--- START ---
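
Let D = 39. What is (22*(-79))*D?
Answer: -67782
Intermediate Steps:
(22*(-79))*D = (22*(-79))*39 = -1738*39 = -67782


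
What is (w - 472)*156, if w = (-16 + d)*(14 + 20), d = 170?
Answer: 743184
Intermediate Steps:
w = 5236 (w = (-16 + 170)*(14 + 20) = 154*34 = 5236)
(w - 472)*156 = (5236 - 472)*156 = 4764*156 = 743184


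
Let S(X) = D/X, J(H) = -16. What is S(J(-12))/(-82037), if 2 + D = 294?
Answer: 73/328148 ≈ 0.00022246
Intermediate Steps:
D = 292 (D = -2 + 294 = 292)
S(X) = 292/X
S(J(-12))/(-82037) = (292/(-16))/(-82037) = (292*(-1/16))*(-1/82037) = -73/4*(-1/82037) = 73/328148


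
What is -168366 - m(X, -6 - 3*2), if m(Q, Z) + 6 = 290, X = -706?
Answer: -168650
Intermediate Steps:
m(Q, Z) = 284 (m(Q, Z) = -6 + 290 = 284)
-168366 - m(X, -6 - 3*2) = -168366 - 1*284 = -168366 - 284 = -168650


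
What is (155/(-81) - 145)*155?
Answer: -1844500/81 ≈ -22772.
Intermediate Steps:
(155/(-81) - 145)*155 = (155*(-1/81) - 145)*155 = (-155/81 - 145)*155 = -11900/81*155 = -1844500/81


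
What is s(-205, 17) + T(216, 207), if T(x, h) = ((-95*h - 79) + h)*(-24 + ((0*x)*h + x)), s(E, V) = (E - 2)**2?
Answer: -3708255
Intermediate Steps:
s(E, V) = (-2 + E)**2
T(x, h) = (-79 - 94*h)*(-24 + x) (T(x, h) = ((-79 - 95*h) + h)*(-24 + (0*h + x)) = (-79 - 94*h)*(-24 + (0 + x)) = (-79 - 94*h)*(-24 + x))
s(-205, 17) + T(216, 207) = (-2 - 205)**2 + (1896 - 79*216 + 2256*207 - 94*207*216) = (-207)**2 + (1896 - 17064 + 466992 - 4202928) = 42849 - 3751104 = -3708255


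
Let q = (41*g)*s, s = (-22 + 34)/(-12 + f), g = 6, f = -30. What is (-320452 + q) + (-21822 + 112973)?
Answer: -1605599/7 ≈ -2.2937e+5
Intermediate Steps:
s = -2/7 (s = (-22 + 34)/(-12 - 30) = 12/(-42) = 12*(-1/42) = -2/7 ≈ -0.28571)
q = -492/7 (q = (41*6)*(-2/7) = 246*(-2/7) = -492/7 ≈ -70.286)
(-320452 + q) + (-21822 + 112973) = (-320452 - 492/7) + (-21822 + 112973) = -2243656/7 + 91151 = -1605599/7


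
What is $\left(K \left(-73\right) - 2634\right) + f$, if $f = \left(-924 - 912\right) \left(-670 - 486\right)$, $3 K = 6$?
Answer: $2119636$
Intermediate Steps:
$K = 2$ ($K = \frac{1}{3} \cdot 6 = 2$)
$f = 2122416$ ($f = \left(-1836\right) \left(-1156\right) = 2122416$)
$\left(K \left(-73\right) - 2634\right) + f = \left(2 \left(-73\right) - 2634\right) + 2122416 = \left(-146 - 2634\right) + 2122416 = -2780 + 2122416 = 2119636$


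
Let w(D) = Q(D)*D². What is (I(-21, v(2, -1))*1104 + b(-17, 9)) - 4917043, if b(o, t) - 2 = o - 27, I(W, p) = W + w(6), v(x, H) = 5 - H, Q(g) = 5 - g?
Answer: -4980013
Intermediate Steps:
w(D) = D²*(5 - D) (w(D) = (5 - D)*D² = D²*(5 - D))
I(W, p) = -36 + W (I(W, p) = W + 6²*(5 - 1*6) = W + 36*(5 - 6) = W + 36*(-1) = W - 36 = -36 + W)
b(o, t) = -25 + o (b(o, t) = 2 + (o - 27) = 2 + (-27 + o) = -25 + o)
(I(-21, v(2, -1))*1104 + b(-17, 9)) - 4917043 = ((-36 - 21)*1104 + (-25 - 17)) - 4917043 = (-57*1104 - 42) - 4917043 = (-62928 - 42) - 4917043 = -62970 - 4917043 = -4980013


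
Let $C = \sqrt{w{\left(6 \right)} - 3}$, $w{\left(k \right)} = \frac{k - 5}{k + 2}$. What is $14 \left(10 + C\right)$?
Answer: $140 + \frac{7 i \sqrt{46}}{2} \approx 140.0 + 23.738 i$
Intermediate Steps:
$w{\left(k \right)} = \frac{-5 + k}{2 + k}$
$C = \frac{i \sqrt{46}}{4}$ ($C = \sqrt{\frac{-5 + 6}{2 + 6} - 3} = \sqrt{\frac{1}{8} \cdot 1 - 3} = \sqrt{\frac{1}{8} - 3} = \sqrt{- \frac{23}{8}} = \frac{i \sqrt{46}}{4} \approx 1.6956 i$)
$14 \left(10 + C\right) = 14 \left(10 + \frac{i \sqrt{46}}{4}\right) = 140 + \frac{7 i \sqrt{46}}{2}$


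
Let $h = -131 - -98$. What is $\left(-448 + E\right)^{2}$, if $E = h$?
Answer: $231361$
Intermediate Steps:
$h = -33$ ($h = -131 + 98 = -33$)
$E = -33$
$\left(-448 + E\right)^{2} = \left(-448 - 33\right)^{2} = \left(-481\right)^{2} = 231361$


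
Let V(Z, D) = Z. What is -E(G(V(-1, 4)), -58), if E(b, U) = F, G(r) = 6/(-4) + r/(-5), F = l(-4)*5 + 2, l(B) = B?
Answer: 18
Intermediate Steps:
F = -18 (F = -4*5 + 2 = -20 + 2 = -18)
G(r) = -3/2 - r/5 (G(r) = 6*(-1/4) + r*(-1/5) = -3/2 - r/5)
E(b, U) = -18
-E(G(V(-1, 4)), -58) = -1*(-18) = 18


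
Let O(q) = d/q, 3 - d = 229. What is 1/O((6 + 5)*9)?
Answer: -99/226 ≈ -0.43805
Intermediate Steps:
d = -226 (d = 3 - 1*229 = 3 - 229 = -226)
O(q) = -226/q
1/O((6 + 5)*9) = 1/(-226*1/(9*(6 + 5))) = 1/(-226/(11*9)) = 1/(-226/99) = -99/226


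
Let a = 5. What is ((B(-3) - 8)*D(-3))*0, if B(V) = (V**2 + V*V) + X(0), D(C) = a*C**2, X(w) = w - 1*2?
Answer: 0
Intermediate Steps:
X(w) = -2 + w (X(w) = w - 2 = -2 + w)
D(C) = 5*C**2
B(V) = -2 + 2*V**2 (B(V) = (V**2 + V*V) + (-2 + 0) = (V**2 + V**2) - 2 = 2*V**2 - 2 = -2 + 2*V**2)
((B(-3) - 8)*D(-3))*0 = (((-2 + 2*(-3)**2) - 8)*(5*(-3)**2))*0 = (((-2 + 2*9) - 8)*(5*9))*0 = (((-2 + 18) - 8)*45)*0 = ((16 - 8)*45)*0 = (8*45)*0 = 360*0 = 0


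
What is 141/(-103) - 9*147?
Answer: -136410/103 ≈ -1324.4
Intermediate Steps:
141/(-103) - 9*147 = 141*(-1/103) - 1323 = -141/103 - 1323 = -136410/103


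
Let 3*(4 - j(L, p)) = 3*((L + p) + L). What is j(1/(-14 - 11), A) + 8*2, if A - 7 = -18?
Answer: 777/25 ≈ 31.080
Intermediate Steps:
A = -11 (A = 7 - 18 = -11)
j(L, p) = 4 - p - 2*L (j(L, p) = 4 - ((L + p) + L) = 4 - (p + 2*L) = 4 - (3*p + 6*L)/3 = 4 + (-p - 2*L) = 4 - p - 2*L)
j(1/(-14 - 11), A) + 8*2 = (4 - 1*(-11) - 2/(-14 - 11)) + 8*2 = (4 + 11 - 2/(-25)) + 16 = (4 + 11 - 2*(-1/25)) + 16 = (4 + 11 + 2/25) + 16 = 377/25 + 16 = 777/25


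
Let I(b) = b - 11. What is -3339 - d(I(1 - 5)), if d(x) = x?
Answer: -3324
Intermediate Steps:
I(b) = -11 + b
-3339 - d(I(1 - 5)) = -3339 - (-11 + (1 - 5)) = -3339 - (-11 - 4) = -3339 - 1*(-15) = -3339 + 15 = -3324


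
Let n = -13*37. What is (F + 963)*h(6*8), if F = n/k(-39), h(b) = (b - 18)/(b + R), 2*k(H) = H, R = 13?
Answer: 29630/61 ≈ 485.74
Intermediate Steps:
k(H) = H/2
n = -481
h(b) = (-18 + b)/(13 + b) (h(b) = (b - 18)/(b + 13) = (-18 + b)/(13 + b))
F = 74/3 (F = -481/((½)*(-39)) = -481/(-39/2) = -481*(-2/39) = 74/3 ≈ 24.667)
(F + 963)*h(6*8) = (74/3 + 963)*((-18 + 6*8)/(13 + 6*8)) = 2963*((-18 + 48)/(13 + 48))/3 = 2963*(30/61)/3 = 2963*((1/61)*30)/3 = (2963/3)*(30/61) = 29630/61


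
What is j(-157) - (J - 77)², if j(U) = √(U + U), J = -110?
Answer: -34969 + I*√314 ≈ -34969.0 + 17.72*I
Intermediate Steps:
j(U) = √2*√U (j(U) = √(2*U) = √2*√U)
j(-157) - (J - 77)² = √2*√(-157) - (-110 - 77)² = √2*(I*√157) - 1*(-187)² = I*√314 - 1*34969 = I*√314 - 34969 = -34969 + I*√314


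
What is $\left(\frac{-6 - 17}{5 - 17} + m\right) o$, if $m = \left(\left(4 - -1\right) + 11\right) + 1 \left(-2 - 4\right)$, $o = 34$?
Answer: $\frac{2431}{6} \approx 405.17$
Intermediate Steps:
$m = 10$ ($m = \left(\left(4 + 1\right) + 11\right) + 1 \left(-6\right) = \left(5 + 11\right) - 6 = 16 - 6 = 10$)
$\left(\frac{-6 - 17}{5 - 17} + m\right) o = \left(\frac{-6 - 17}{5 - 17} + 10\right) 34 = \left(\frac{-6 - 17}{-12} + 10\right) 34 = \left(\left(-6 - 17\right) \left(- \frac{1}{12}\right) + 10\right) 34 = \left(\left(-23\right) \left(- \frac{1}{12}\right) + 10\right) 34 = \left(\frac{23}{12} + 10\right) 34 = \frac{143}{12} \cdot 34 = \frac{2431}{6}$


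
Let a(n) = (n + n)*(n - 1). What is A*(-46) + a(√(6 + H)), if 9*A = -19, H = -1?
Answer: 964/9 - 2*√5 ≈ 102.64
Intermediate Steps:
a(n) = 2*n*(-1 + n) (a(n) = (2*n)*(-1 + n) = 2*n*(-1 + n))
A = -19/9 (A = (⅑)*(-19) = -19/9 ≈ -2.1111)
A*(-46) + a(√(6 + H)) = -19/9*(-46) + 2*√(6 - 1)*(-1 + √(6 - 1)) = 874/9 + 2*√5*(-1 + √5)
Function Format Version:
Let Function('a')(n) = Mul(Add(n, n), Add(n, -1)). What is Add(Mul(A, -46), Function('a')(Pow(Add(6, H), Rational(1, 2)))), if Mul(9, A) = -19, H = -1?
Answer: Add(Rational(964, 9), Mul(-2, Pow(5, Rational(1, 2)))) ≈ 102.64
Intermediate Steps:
Function('a')(n) = Mul(2, n, Add(-1, n)) (Function('a')(n) = Mul(Mul(2, n), Add(-1, n)) = Mul(2, n, Add(-1, n)))
A = Rational(-19, 9) (A = Mul(Rational(1, 9), -19) = Rational(-19, 9) ≈ -2.1111)
Add(Mul(A, -46), Function('a')(Pow(Add(6, H), Rational(1, 2)))) = Add(Mul(Rational(-19, 9), -46), Mul(2, Pow(Add(6, -1), Rational(1, 2)), Add(-1, Pow(Add(6, -1), Rational(1, 2))))) = Add(Rational(874, 9), Mul(2, Pow(5, Rational(1, 2)), Add(-1, Pow(5, Rational(1, 2)))))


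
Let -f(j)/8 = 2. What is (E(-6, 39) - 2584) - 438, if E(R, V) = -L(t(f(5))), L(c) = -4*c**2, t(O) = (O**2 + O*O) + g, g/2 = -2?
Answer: 1029234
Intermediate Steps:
g = -4 (g = 2*(-2) = -4)
f(j) = -16 (f(j) = -8*2 = -16)
t(O) = -4 + 2*O**2 (t(O) = (O**2 + O*O) - 4 = (O**2 + O**2) - 4 = 2*O**2 - 4 = -4 + 2*O**2)
E(R, V) = 1032256 (E(R, V) = -(-4)*(-4 + 2*(-16)**2)**2 = -(-4)*(-4 + 2*256)**2 = -(-4)*(-4 + 512)**2 = -(-4)*508**2 = -(-4)*258064 = -1*(-1032256) = 1032256)
(E(-6, 39) - 2584) - 438 = (1032256 - 2584) - 438 = 1029672 - 438 = 1029234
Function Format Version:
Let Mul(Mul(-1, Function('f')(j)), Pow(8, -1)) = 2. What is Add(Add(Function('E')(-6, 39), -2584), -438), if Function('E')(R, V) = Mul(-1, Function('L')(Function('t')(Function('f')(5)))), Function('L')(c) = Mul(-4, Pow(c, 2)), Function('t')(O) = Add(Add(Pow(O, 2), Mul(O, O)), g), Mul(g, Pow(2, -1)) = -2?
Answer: 1029234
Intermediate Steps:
g = -4 (g = Mul(2, -2) = -4)
Function('f')(j) = -16 (Function('f')(j) = Mul(-8, 2) = -16)
Function('t')(O) = Add(-4, Mul(2, Pow(O, 2))) (Function('t')(O) = Add(Add(Pow(O, 2), Mul(O, O)), -4) = Add(Add(Pow(O, 2), Pow(O, 2)), -4) = Add(Mul(2, Pow(O, 2)), -4) = Add(-4, Mul(2, Pow(O, 2))))
Function('E')(R, V) = 1032256 (Function('E')(R, V) = Mul(-1, Mul(-4, Pow(Add(-4, Mul(2, Pow(-16, 2))), 2))) = Mul(-1, Mul(-4, Pow(Add(-4, Mul(2, 256)), 2))) = Mul(-1, Mul(-4, Pow(Add(-4, 512), 2))) = Mul(-1, Mul(-4, Pow(508, 2))) = Mul(-1, Mul(-4, 258064)) = Mul(-1, -1032256) = 1032256)
Add(Add(Function('E')(-6, 39), -2584), -438) = Add(Add(1032256, -2584), -438) = Add(1029672, -438) = 1029234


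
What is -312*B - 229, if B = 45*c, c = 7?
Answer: -98509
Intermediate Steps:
B = 315 (B = 45*7 = 315)
-312*B - 229 = -312*315 - 229 = -98280 - 229 = -98509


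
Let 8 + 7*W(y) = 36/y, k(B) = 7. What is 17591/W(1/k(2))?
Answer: 123137/244 ≈ 504.66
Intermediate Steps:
W(y) = -8/7 + 36/(7*y) (W(y) = -8/7 + (36/y)/7 = -8/7 + 36/(7*y))
17591/W(1/k(2)) = 17591/((4*(9 - 2/7)/(7*(1/7)))) = 17591/((4*(9 - 2*⅐)/(7*(⅐)))) = 17591/(((4/7)*7*(9 - 2/7))) = 17591/(((4/7)*7*(61/7))) = 17591/(244/7) = 17591*(7/244) = 123137/244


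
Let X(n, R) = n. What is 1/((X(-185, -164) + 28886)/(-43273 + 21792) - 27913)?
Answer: -21481/599627854 ≈ -3.5824e-5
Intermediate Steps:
1/((X(-185, -164) + 28886)/(-43273 + 21792) - 27913) = 1/((-185 + 28886)/(-43273 + 21792) - 27913) = 1/(28701/(-21481) - 27913) = 1/(28701*(-1/21481) - 27913) = 1/(-28701/21481 - 27913) = 1/(-599627854/21481) = -21481/599627854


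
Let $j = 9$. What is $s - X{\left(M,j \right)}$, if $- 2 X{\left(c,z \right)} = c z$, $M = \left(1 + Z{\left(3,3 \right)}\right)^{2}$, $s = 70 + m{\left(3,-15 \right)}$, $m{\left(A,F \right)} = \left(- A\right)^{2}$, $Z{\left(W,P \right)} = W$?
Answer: $151$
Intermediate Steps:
$m{\left(A,F \right)} = A^{2}$
$s = 79$ ($s = 70 + 3^{2} = 70 + 9 = 79$)
$M = 16$ ($M = \left(1 + 3\right)^{2} = 4^{2} = 16$)
$X{\left(c,z \right)} = - \frac{c z}{2}$
$s - X{\left(M,j \right)} = 79 - \left(- \frac{1}{2}\right) 16 \cdot 9 = 79 - -72 = 79 + 72 = 151$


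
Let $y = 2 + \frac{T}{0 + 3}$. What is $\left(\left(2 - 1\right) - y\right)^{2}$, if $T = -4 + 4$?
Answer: $1$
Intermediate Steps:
$T = 0$
$y = 2$ ($y = 2 + \frac{0}{0 + 3} = 2 + \frac{0}{3} = 2 + 0 \cdot \frac{1}{3} = 2 + 0 = 2$)
$\left(\left(2 - 1\right) - y\right)^{2} = \left(\left(2 - 1\right) - 2\right)^{2} = \left(1 - 2\right)^{2} = \left(-1\right)^{2} = 1$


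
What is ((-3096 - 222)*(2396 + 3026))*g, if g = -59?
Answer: 1061421564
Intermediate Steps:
((-3096 - 222)*(2396 + 3026))*g = ((-3096 - 222)*(2396 + 3026))*(-59) = -3318*5422*(-59) = -17990196*(-59) = 1061421564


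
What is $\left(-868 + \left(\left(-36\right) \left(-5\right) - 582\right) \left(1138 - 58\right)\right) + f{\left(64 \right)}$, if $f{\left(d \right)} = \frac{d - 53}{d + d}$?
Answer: $- \frac{55683573}{128} \approx -4.3503 \cdot 10^{5}$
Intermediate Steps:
$f{\left(d \right)} = \frac{-53 + d}{2 d}$
$\left(-868 + \left(\left(-36\right) \left(-5\right) - 582\right) \left(1138 - 58\right)\right) + f{\left(64 \right)} = \left(-868 + \left(\left(-36\right) \left(-5\right) - 582\right) \left(1138 - 58\right)\right) + \frac{-53 + 64}{2 \cdot 64} = \left(-868 + \left(180 - 582\right) 1080\right) + \frac{1}{2} \cdot \frac{1}{64} \cdot 11 = \left(-868 - 434160\right) + \frac{11}{128} = -435028 + \frac{11}{128} = - \frac{55683573}{128}$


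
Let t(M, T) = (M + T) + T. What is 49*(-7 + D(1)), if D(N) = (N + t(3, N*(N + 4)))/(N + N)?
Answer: 0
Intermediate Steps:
t(M, T) = M + 2*T
D(N) = (3 + N + 2*N*(4 + N))/(2*N) (D(N) = (N + (3 + 2*(N*(N + 4))))/(N + N) = (N + (3 + 2*(N*(4 + N))))/((2*N)) = (N + (3 + 2*N*(4 + N)))*(1/(2*N)) = (3 + N + 2*N*(4 + N))*(1/(2*N)) = (3 + N + 2*N*(4 + N))/(2*N))
49*(-7 + D(1)) = 49*(-7 + (9/2 + 1 + (3/2)/1)) = 49*(-7 + (9/2 + 1 + (3/2)*1)) = 49*(-7 + (9/2 + 1 + 3/2)) = 49*(-7 + 7) = 49*0 = 0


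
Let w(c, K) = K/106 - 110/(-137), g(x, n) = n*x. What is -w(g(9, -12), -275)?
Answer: 26015/14522 ≈ 1.7914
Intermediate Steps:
w(c, K) = 110/137 + K/106 (w(c, K) = K*(1/106) - 110*(-1/137) = K/106 + 110/137 = 110/137 + K/106)
-w(g(9, -12), -275) = -(110/137 + (1/106)*(-275)) = -(110/137 - 275/106) = -1*(-26015/14522) = 26015/14522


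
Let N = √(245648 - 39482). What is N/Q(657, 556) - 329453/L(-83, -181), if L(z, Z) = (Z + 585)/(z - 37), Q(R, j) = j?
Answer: 9883590/101 + √206166/556 ≈ 97858.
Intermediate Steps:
N = √206166 ≈ 454.06
L(z, Z) = (585 + Z)/(-37 + z)
N/Q(657, 556) - 329453/L(-83, -181) = √206166/556 - 329453*(-37 - 83)/(585 - 181) = √206166*(1/556) - 329453/(404/(-120)) = √206166/556 - 329453/((-1/120*404)) = √206166/556 - 329453/(-101/30) = √206166/556 - 329453*(-30/101) = √206166/556 + 9883590/101 = 9883590/101 + √206166/556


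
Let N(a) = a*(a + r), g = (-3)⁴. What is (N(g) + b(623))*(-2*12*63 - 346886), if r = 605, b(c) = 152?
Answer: -19412039764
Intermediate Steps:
g = 81
N(a) = a*(605 + a) (N(a) = a*(a + 605) = a*(605 + a))
(N(g) + b(623))*(-2*12*63 - 346886) = (81*(605 + 81) + 152)*(-2*12*63 - 346886) = (81*686 + 152)*(-24*63 - 346886) = (55566 + 152)*(-1512 - 346886) = 55718*(-348398) = -19412039764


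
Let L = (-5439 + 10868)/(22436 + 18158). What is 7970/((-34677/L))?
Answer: -21634565/703839069 ≈ -0.030738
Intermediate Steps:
L = 5429/40594 ≈ 0.13374
7970/((-34677/L)) = 7970/((-34677/5429/40594)) = 7970/((-34677*40594/5429)) = 7970/(-1407678138/5429) = 7970*(-5429/1407678138) = -21634565/703839069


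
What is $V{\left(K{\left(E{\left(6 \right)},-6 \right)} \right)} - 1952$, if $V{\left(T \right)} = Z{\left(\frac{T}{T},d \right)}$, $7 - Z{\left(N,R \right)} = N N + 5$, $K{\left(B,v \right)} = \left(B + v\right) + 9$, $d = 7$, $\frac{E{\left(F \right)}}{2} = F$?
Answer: $-1951$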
--- END ---
**Task to complete**
Look through the entries above and quote exactly the lines from the line with "What is j(-157)" to the line with "Answer: Add(Rational(964, 9), Mul(-2, Pow(5, Rational(1, 2))))", counting both of those lines.

**Written response**
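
What is j(-157) - (J - 77)², if j(U) = √(U + U), J = -110?
Answer: -34969 + I*√314 ≈ -34969.0 + 17.72*I
Intermediate Steps:
j(U) = √2*√U (j(U) = √(2*U) = √2*√U)
j(-157) - (J - 77)² = √2*√(-157) - (-110 - 77)² = √2*(I*√157) - 1*(-187)² = I*√314 - 1*34969 = I*√314 - 34969 = -34969 + I*√314


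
What is $\left(\frac{-6 - 17}{5 - 17} + m\right) o$, if $m = \left(\left(4 - -1\right) + 11\right) + 1 \left(-2 - 4\right)$, $o = 34$?
Answer: $\frac{2431}{6} \approx 405.17$
Intermediate Steps:
$m = 10$ ($m = \left(\left(4 + 1\right) + 11\right) + 1 \left(-6\right) = \left(5 + 11\right) - 6 = 16 - 6 = 10$)
$\left(\frac{-6 - 17}{5 - 17} + m\right) o = \left(\frac{-6 - 17}{5 - 17} + 10\right) 34 = \left(\frac{-6 - 17}{-12} + 10\right) 34 = \left(\left(-6 - 17\right) \left(- \frac{1}{12}\right) + 10\right) 34 = \left(\left(-23\right) \left(- \frac{1}{12}\right) + 10\right) 34 = \left(\frac{23}{12} + 10\right) 34 = \frac{143}{12} \cdot 34 = \frac{2431}{6}$


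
Let a(n) = (n + n)*(n - 1). What is A*(-46) + a(√(6 + H)), if 9*A = -19, H = -1?
Answer: 964/9 - 2*√5 ≈ 102.64
Intermediate Steps:
a(n) = 2*n*(-1 + n) (a(n) = (2*n)*(-1 + n) = 2*n*(-1 + n))
A = -19/9 (A = (⅑)*(-19) = -19/9 ≈ -2.1111)
A*(-46) + a(√(6 + H)) = -19/9*(-46) + 2*√(6 - 1)*(-1 + √(6 - 1)) = 874/9 + 2*√5*(-1 + √5)
Function Format Version:
Let Function('a')(n) = Mul(Add(n, n), Add(n, -1)). What is Add(Mul(A, -46), Function('a')(Pow(Add(6, H), Rational(1, 2)))), if Mul(9, A) = -19, H = -1?
Answer: Add(Rational(964, 9), Mul(-2, Pow(5, Rational(1, 2)))) ≈ 102.64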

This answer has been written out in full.